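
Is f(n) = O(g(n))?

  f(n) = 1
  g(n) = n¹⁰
True

f(n) = 1 is O(1), and g(n) = n¹⁰ is O(n¹⁰).
Since O(1) ⊆ O(n¹⁰) (f grows no faster than g), f(n) = O(g(n)) is true.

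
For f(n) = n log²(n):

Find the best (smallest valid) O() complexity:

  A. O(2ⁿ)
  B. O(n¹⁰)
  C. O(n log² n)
C

f(n) = n log²(n) is O(n log² n).
All listed options are valid Big-O bounds (upper bounds),
but O(n log² n) is the tightest (smallest valid bound).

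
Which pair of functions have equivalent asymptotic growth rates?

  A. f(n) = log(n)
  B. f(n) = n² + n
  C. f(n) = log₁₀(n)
A and C

Examining each function:
  A. log(n) is O(log n)
  B. n² + n is O(n²)
  C. log₁₀(n) is O(log n)

Functions A and C both have the same complexity class.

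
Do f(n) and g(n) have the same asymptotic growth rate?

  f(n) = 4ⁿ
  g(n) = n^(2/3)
False

f(n) = 4ⁿ is O(4ⁿ), and g(n) = n^(2/3) is O(n^(2/3)).
Since they have different growth rates, f(n) = Θ(g(n)) is false.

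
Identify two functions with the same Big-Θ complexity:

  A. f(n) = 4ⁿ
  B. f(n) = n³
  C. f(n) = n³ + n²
B and C

Examining each function:
  A. 4ⁿ is O(4ⁿ)
  B. n³ is O(n³)
  C. n³ + n² is O(n³)

Functions B and C both have the same complexity class.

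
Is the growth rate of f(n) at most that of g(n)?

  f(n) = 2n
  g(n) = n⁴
True

f(n) = 2n is O(n), and g(n) = n⁴ is O(n⁴).
Since O(n) ⊆ O(n⁴) (f grows no faster than g), f(n) = O(g(n)) is true.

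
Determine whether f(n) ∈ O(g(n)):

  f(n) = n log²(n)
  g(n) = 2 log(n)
False

f(n) = n log²(n) is O(n log² n), and g(n) = 2 log(n) is O(log n).
Since O(n log² n) grows faster than O(log n), f(n) = O(g(n)) is false.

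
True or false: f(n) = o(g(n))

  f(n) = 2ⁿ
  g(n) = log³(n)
False

f(n) = 2ⁿ is O(2ⁿ), and g(n) = log³(n) is O(log³ n).
Since O(2ⁿ) grows faster than or equal to O(log³ n), f(n) = o(g(n)) is false.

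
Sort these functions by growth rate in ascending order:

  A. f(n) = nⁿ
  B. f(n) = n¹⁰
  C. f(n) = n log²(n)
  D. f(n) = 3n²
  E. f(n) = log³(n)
E < C < D < B < A

Comparing growth rates:
E = log³(n) is O(log³ n)
C = n log²(n) is O(n log² n)
D = 3n² is O(n²)
B = n¹⁰ is O(n¹⁰)
A = nⁿ is O(nⁿ)

Therefore, the order from slowest to fastest is: E < C < D < B < A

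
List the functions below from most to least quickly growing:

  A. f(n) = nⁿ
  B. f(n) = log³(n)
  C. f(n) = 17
A > B > C

Comparing growth rates:
A = nⁿ is O(nⁿ)
B = log³(n) is O(log³ n)
C = 17 is O(1)

Therefore, the order from fastest to slowest is: A > B > C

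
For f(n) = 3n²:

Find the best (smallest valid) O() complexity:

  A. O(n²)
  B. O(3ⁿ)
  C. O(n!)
A

f(n) = 3n² is O(n²).
All listed options are valid Big-O bounds (upper bounds),
but O(n²) is the tightest (smallest valid bound).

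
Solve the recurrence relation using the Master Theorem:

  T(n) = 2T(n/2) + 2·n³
Θ(n³)

Master Theorem: a = 2, b = 2, f(n) = 2·n³.
Compute the critical exponent d = log₂(2) = 1.
Compare f(n) = Θ(n³) against n^d:
  k = 3 > d = 1, so f(n) = Ω(n^(d+ε)) — Case 3.
  Regularity: a·(n/b)^3/n^3 = a/b^3 = 2/8 < 1 ✓.
  The top-level work dominates: T(n) = Θ(f(n)) = Θ(n³).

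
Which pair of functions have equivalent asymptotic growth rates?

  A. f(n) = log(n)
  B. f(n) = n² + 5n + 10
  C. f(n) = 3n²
B and C

Examining each function:
  A. log(n) is O(log n)
  B. n² + 5n + 10 is O(n²)
  C. 3n² is O(n²)

Functions B and C both have the same complexity class.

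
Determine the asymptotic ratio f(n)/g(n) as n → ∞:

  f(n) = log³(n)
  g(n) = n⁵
0

Since log³(n) (O(log³ n)) grows slower than n⁵ (O(n⁵)),
the ratio f(n)/g(n) → 0 as n → ∞.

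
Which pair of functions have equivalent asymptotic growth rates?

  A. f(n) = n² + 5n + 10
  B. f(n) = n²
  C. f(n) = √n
A and B

Examining each function:
  A. n² + 5n + 10 is O(n²)
  B. n² is O(n²)
  C. √n is O(√n)

Functions A and B both have the same complexity class.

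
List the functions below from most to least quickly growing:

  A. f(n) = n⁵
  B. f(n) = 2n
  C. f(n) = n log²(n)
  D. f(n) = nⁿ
D > A > C > B

Comparing growth rates:
D = nⁿ is O(nⁿ)
A = n⁵ is O(n⁵)
C = n log²(n) is O(n log² n)
B = 2n is O(n)

Therefore, the order from fastest to slowest is: D > A > C > B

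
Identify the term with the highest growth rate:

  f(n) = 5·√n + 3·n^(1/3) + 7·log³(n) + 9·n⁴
9·n⁴

Looking at each term:
  - 5·√n is O(√n)
  - 3·n^(1/3) is O(n^(1/3))
  - 7·log³(n) is O(log³ n)
  - 9·n⁴ is O(n⁴)

The term 9·n⁴ (O(n⁴)) grows fastest and dominates all others.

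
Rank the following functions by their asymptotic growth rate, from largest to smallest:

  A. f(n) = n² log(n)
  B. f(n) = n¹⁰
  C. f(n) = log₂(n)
B > A > C

Comparing growth rates:
B = n¹⁰ is O(n¹⁰)
A = n² log(n) is O(n² log n)
C = log₂(n) is O(log n)

Therefore, the order from fastest to slowest is: B > A > C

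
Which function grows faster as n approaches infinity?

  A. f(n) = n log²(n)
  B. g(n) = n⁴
B

f(n) = n log²(n) is O(n log² n), while g(n) = n⁴ is O(n⁴).
Since O(n⁴) grows faster than O(n log² n), g(n) dominates.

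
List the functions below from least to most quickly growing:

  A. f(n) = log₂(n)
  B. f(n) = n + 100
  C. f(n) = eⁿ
A < B < C

Comparing growth rates:
A = log₂(n) is O(log n)
B = n + 100 is O(n)
C = eⁿ is O(eⁿ)

Therefore, the order from slowest to fastest is: A < B < C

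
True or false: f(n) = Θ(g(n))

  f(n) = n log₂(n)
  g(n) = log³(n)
False

f(n) = n log₂(n) is O(n log n), and g(n) = log³(n) is O(log³ n).
Since they have different growth rates, f(n) = Θ(g(n)) is false.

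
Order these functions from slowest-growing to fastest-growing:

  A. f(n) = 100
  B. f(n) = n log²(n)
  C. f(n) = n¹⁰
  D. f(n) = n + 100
A < D < B < C

Comparing growth rates:
A = 100 is O(1)
D = n + 100 is O(n)
B = n log²(n) is O(n log² n)
C = n¹⁰ is O(n¹⁰)

Therefore, the order from slowest to fastest is: A < D < B < C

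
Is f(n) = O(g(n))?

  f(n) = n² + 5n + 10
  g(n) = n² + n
True

f(n) = n² + 5n + 10 and g(n) = n² + n are both O(n²).
Big-O permits equal growth rates (f ≤ c·g for some c), so f(n) = O(g(n)) is true.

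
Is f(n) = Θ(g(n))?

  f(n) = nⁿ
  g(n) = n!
False

f(n) = nⁿ is O(nⁿ), and g(n) = n! is O(n!).
Since they have different growth rates, f(n) = Θ(g(n)) is false.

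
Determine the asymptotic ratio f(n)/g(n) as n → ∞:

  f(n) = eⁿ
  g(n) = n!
0

Since eⁿ (O(eⁿ)) grows slower than n! (O(n!)),
the ratio f(n)/g(n) → 0 as n → ∞.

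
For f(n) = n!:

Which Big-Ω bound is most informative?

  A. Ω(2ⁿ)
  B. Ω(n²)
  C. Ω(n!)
C

f(n) = n! is Ω(n!).
All listed options are valid Big-Ω bounds (lower bounds),
but Ω(n!) is the tightest (largest valid bound).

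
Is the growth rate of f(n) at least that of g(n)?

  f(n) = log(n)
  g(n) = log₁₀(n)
True

f(n) = log(n) and g(n) = log₁₀(n) are both O(log n).
Big-Ω permits equal growth rates (f ≥ c·g for some c > 0), so f(n) = Ω(g(n)) is true.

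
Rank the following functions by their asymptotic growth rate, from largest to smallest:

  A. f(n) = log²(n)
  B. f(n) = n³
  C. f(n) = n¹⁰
C > B > A

Comparing growth rates:
C = n¹⁰ is O(n¹⁰)
B = n³ is O(n³)
A = log²(n) is O(log² n)

Therefore, the order from fastest to slowest is: C > B > A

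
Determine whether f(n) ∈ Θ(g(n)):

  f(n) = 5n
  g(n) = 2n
True

f(n) = 5n and g(n) = 2n are both O(n).
Since they have the same asymptotic growth rate, f(n) = Θ(g(n)) is true.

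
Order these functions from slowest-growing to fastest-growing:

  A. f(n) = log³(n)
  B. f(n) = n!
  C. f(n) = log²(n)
C < A < B

Comparing growth rates:
C = log²(n) is O(log² n)
A = log³(n) is O(log³ n)
B = n! is O(n!)

Therefore, the order from slowest to fastest is: C < A < B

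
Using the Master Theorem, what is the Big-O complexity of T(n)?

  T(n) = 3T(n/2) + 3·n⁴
Θ(n⁴)

Master Theorem: a = 3, b = 2, f(n) = 3·n⁴.
Compute the critical exponent d = log₂(3) = 1.585.
Compare f(n) = Θ(n⁴) against n^d:
  k = 4 > d = 1.585, so f(n) = Ω(n^(d+ε)) — Case 3.
  Regularity: a·(n/b)^4/n^4 = a/b^4 = 3/16 < 1 ✓.
  The top-level work dominates: T(n) = Θ(f(n)) = Θ(n⁴).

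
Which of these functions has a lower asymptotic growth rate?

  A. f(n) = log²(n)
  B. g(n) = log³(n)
A

f(n) = log²(n) is O(log² n), while g(n) = log³(n) is O(log³ n).
Since O(log² n) grows slower than O(log³ n), f(n) is dominated.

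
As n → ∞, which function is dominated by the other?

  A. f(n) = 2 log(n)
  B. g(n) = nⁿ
A

f(n) = 2 log(n) is O(log n), while g(n) = nⁿ is O(nⁿ).
Since O(log n) grows slower than O(nⁿ), f(n) is dominated.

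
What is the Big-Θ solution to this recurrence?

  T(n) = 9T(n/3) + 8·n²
Θ(n² log n)

Master Theorem: a = 9, b = 3, f(n) = 8·n².
Compute the critical exponent d = log₃(9) = 2.
Compare f(n) = Θ(n²) against n^d:
  k = 2 = d, so f(n) = Θ(n^d) — Case 2.
  Work is balanced across levels: T(n) = Θ(n^d log n) = Θ(n² log n).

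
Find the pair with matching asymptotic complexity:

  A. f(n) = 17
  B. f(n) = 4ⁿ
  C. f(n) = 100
A and C

Examining each function:
  A. 17 is O(1)
  B. 4ⁿ is O(4ⁿ)
  C. 100 is O(1)

Functions A and C both have the same complexity class.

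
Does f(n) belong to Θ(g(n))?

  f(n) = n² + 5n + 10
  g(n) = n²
True

f(n) = n² + 5n + 10 and g(n) = n² are both O(n²).
Since they have the same asymptotic growth rate, f(n) = Θ(g(n)) is true.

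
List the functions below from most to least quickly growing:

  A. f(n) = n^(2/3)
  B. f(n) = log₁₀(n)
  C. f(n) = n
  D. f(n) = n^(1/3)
C > A > D > B

Comparing growth rates:
C = n is O(n)
A = n^(2/3) is O(n^(2/3))
D = n^(1/3) is O(n^(1/3))
B = log₁₀(n) is O(log n)

Therefore, the order from fastest to slowest is: C > A > D > B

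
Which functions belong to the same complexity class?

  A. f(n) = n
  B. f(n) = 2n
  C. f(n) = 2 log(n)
A and B

Examining each function:
  A. n is O(n)
  B. 2n is O(n)
  C. 2 log(n) is O(log n)

Functions A and B both have the same complexity class.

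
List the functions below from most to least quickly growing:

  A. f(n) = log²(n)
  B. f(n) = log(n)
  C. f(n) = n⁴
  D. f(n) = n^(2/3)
C > D > A > B

Comparing growth rates:
C = n⁴ is O(n⁴)
D = n^(2/3) is O(n^(2/3))
A = log²(n) is O(log² n)
B = log(n) is O(log n)

Therefore, the order from fastest to slowest is: C > D > A > B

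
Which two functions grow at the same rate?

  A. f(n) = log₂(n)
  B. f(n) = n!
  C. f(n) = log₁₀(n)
A and C

Examining each function:
  A. log₂(n) is O(log n)
  B. n! is O(n!)
  C. log₁₀(n) is O(log n)

Functions A and C both have the same complexity class.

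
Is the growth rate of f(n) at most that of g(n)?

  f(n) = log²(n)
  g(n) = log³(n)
True

f(n) = log²(n) is O(log² n), and g(n) = log³(n) is O(log³ n).
Since O(log² n) ⊆ O(log³ n) (f grows no faster than g), f(n) = O(g(n)) is true.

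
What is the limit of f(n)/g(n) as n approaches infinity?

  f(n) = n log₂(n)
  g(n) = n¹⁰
0

Since n log₂(n) (O(n log n)) grows slower than n¹⁰ (O(n¹⁰)),
the ratio f(n)/g(n) → 0 as n → ∞.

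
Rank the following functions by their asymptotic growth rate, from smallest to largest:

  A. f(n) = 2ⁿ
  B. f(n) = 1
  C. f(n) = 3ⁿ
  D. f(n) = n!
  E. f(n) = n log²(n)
B < E < A < C < D

Comparing growth rates:
B = 1 is O(1)
E = n log²(n) is O(n log² n)
A = 2ⁿ is O(2ⁿ)
C = 3ⁿ is O(3ⁿ)
D = n! is O(n!)

Therefore, the order from slowest to fastest is: B < E < A < C < D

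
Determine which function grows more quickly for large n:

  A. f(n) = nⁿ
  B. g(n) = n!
A

f(n) = nⁿ is O(nⁿ), while g(n) = n! is O(n!).
Since O(nⁿ) grows faster than O(n!), f(n) dominates.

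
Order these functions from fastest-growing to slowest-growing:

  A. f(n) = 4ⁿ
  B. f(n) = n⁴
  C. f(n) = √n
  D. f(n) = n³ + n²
A > B > D > C

Comparing growth rates:
A = 4ⁿ is O(4ⁿ)
B = n⁴ is O(n⁴)
D = n³ + n² is O(n³)
C = √n is O(√n)

Therefore, the order from fastest to slowest is: A > B > D > C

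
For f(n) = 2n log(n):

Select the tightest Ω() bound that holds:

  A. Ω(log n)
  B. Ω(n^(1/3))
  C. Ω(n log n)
C

f(n) = 2n log(n) is Ω(n log n).
All listed options are valid Big-Ω bounds (lower bounds),
but Ω(n log n) is the tightest (largest valid bound).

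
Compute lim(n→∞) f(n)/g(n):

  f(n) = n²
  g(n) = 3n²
1/3

Since n² and 3n² have the same growth rate (O(n²)),
the ratio converges to a constant: 1/3.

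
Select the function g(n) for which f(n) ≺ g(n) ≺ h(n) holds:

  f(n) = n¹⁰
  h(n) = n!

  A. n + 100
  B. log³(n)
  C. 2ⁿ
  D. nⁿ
C

We need g(n) with n¹⁰ = o(g(n)) and g(n) = o(n!), i.e. O(n¹⁰) ≺ g ≺ O(n!).
Check each option:
  A. n + 100 — O(n) does not grow strictly faster than f(n)
  B. log³(n) — O(log³ n) does not grow strictly faster than f(n)
  C. 2ⁿ — O(2ⁿ) is strictly between O(n¹⁰) and O(n!) ✓
  D. nⁿ — O(nⁿ) does not grow strictly slower than h(n)

Only option C (2ⁿ) lies strictly between.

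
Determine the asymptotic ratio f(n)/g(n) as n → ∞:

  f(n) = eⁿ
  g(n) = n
∞

Since eⁿ (O(eⁿ)) grows faster than n (O(n)),
the ratio f(n)/g(n) → ∞ as n → ∞.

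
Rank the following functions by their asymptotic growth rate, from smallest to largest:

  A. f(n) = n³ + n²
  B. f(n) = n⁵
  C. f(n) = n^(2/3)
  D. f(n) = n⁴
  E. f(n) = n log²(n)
C < E < A < D < B

Comparing growth rates:
C = n^(2/3) is O(n^(2/3))
E = n log²(n) is O(n log² n)
A = n³ + n² is O(n³)
D = n⁴ is O(n⁴)
B = n⁵ is O(n⁵)

Therefore, the order from slowest to fastest is: C < E < A < D < B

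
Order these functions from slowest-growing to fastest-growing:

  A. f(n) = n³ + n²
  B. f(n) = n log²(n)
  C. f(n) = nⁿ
B < A < C

Comparing growth rates:
B = n log²(n) is O(n log² n)
A = n³ + n² is O(n³)
C = nⁿ is O(nⁿ)

Therefore, the order from slowest to fastest is: B < A < C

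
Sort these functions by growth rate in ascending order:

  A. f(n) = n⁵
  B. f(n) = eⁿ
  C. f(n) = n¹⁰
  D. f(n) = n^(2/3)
D < A < C < B

Comparing growth rates:
D = n^(2/3) is O(n^(2/3))
A = n⁵ is O(n⁵)
C = n¹⁰ is O(n¹⁰)
B = eⁿ is O(eⁿ)

Therefore, the order from slowest to fastest is: D < A < C < B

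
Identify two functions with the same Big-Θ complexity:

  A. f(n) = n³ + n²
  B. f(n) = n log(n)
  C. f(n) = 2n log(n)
B and C

Examining each function:
  A. n³ + n² is O(n³)
  B. n log(n) is O(n log n)
  C. 2n log(n) is O(n log n)

Functions B and C both have the same complexity class.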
────────────────────────────────────────
> [Exercise]:
The answer is to be a bare number, showing how many lines of the records contain "holds".

> [Response for this exercise]:
2